ACTIVITY: What you return should match the data below exactly, line for line.

INFORMATION PROVIDED:
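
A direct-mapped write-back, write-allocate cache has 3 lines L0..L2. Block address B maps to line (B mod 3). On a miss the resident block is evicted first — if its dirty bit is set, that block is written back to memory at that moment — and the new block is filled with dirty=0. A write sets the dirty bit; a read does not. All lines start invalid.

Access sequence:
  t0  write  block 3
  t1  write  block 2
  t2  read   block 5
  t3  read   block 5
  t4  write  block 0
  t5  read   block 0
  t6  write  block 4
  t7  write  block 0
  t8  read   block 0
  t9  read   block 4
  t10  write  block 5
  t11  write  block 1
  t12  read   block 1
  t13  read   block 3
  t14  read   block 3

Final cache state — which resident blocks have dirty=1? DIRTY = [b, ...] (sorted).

DIRTY = [1, 5]

0: W B3 → L0 miss [D]
1: W B2 → L2 miss [D]
2: R B5 → L2 miss wb→B2 [-]
3: R B5 → L2 hit [-]
4: W B0 → L0 miss wb→B3 [D]
5: R B0 → L0 hit [D]
6: W B4 → L1 miss [D]
7: W B0 → L0 hit [D]
8: R B0 → L0 hit [D]
9: R B4 → L1 hit [D]
10: W B5 → L2 hit [D]
11: W B1 → L1 miss wb→B4 [D]
12: R B1 → L1 hit [D]
13: R B3 → L0 miss wb→B0 [-]
14: R B3 → L0 hit [-]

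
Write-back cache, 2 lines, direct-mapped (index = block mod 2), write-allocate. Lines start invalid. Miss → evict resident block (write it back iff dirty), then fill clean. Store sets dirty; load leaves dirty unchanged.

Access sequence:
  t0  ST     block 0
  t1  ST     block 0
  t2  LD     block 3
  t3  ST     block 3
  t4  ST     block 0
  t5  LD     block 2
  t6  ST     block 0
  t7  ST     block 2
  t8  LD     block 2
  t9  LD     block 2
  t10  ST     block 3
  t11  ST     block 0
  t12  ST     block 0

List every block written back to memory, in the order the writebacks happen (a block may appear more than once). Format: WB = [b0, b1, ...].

WB = [0, 0, 2]

0: W B0 -> L0 miss  d=D]
1: W B0 -> L0 hit  d=D]
2: R B3 -> L1 miss  d=-]
3: W B3 -> L1 hit  d=D]
4: W B0 -> L0 hit  d=D]
5: R B2 -> L0 miss wb->B0  d=-]
6: W B0 -> L0 miss  d=D]
7: W B2 -> L0 miss wb->B0  d=D]
8: R B2 -> L0 hit  d=D]
9: R B2 -> L0 hit  d=D]
10: W B3 -> L1 hit  d=D]
11: W B0 -> L0 miss wb->B2  d=D]
12: W B0 -> L0 hit  d=D]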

OUTPUT FOR THIS TASK:
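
A direct-mapped write-back, write-allocate cache has 3 lines L0..L2. Block address B maps to line (B mod 3). On a miss the resident block is evicted first — if its dirty bit is set, that block is written back to memory at that moment — and the new block is filled with dirty=0. A write sets the dirty bit; a read does not. All lines start invalid.

Access sequence:
  t0  write  block 3
  t1  write  block 2
  t2  read   block 5
  t3  read   block 5
  t4  write  block 0
  t5  read   block 0
  t6  write  block 4
  t7  write  block 0
  t8  read   block 0
  t9  read   block 4
  t10  write  block 5
  t11  write  block 1
  t12  read   block 1
  t13  read   block 3
  t14  read   block 3

Final cache state — which resident blocks have dirty=1? DIRTY = [b, ...] (sorted).

DIRTY = [1, 5]

0: W B3 → L0 miss [D]
1: W B2 → L2 miss [D]
2: R B5 → L2 miss wb→B2 [-]
3: R B5 → L2 hit [-]
4: W B0 → L0 miss wb→B3 [D]
5: R B0 → L0 hit [D]
6: W B4 → L1 miss [D]
7: W B0 → L0 hit [D]
8: R B0 → L0 hit [D]
9: R B4 → L1 hit [D]
10: W B5 → L2 hit [D]
11: W B1 → L1 miss wb→B4 [D]
12: R B1 → L1 hit [D]
13: R B3 → L0 miss wb→B0 [-]
14: R B3 → L0 hit [-]

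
Write-back cache, 2 lines, direct-mapped (index = block mod 2), write-allocate. Lines start invalid. Miss → evict resident block (write it back iff dirty), then fill clean. Store sets dirty; load leaves dirty unchanged.

Access sequence:
  t0  ST     block 0
  t1  ST     block 0
  t2  LD     block 3
  t3  ST     block 3
  t4  ST     block 0
  t5  LD     block 2
  t6  ST     block 0
  t7  ST     block 2
  t8  LD     block 2
  t9  LD     block 2
  t10  ST     block 3
  t11  ST     block 0
  t12  ST     block 0

List every block written back to memory, in the order the writebacks happen (a block may appear more than once). Format: WB = [b0, b1, ...].

WB = [0, 0, 2]

0: W B0 -> L0 miss  d=D]
1: W B0 -> L0 hit  d=D]
2: R B3 -> L1 miss  d=-]
3: W B3 -> L1 hit  d=D]
4: W B0 -> L0 hit  d=D]
5: R B2 -> L0 miss wb->B0  d=-]
6: W B0 -> L0 miss  d=D]
7: W B2 -> L0 miss wb->B0  d=D]
8: R B2 -> L0 hit  d=D]
9: R B2 -> L0 hit  d=D]
10: W B3 -> L1 hit  d=D]
11: W B0 -> L0 miss wb->B2  d=D]
12: W B0 -> L0 hit  d=D]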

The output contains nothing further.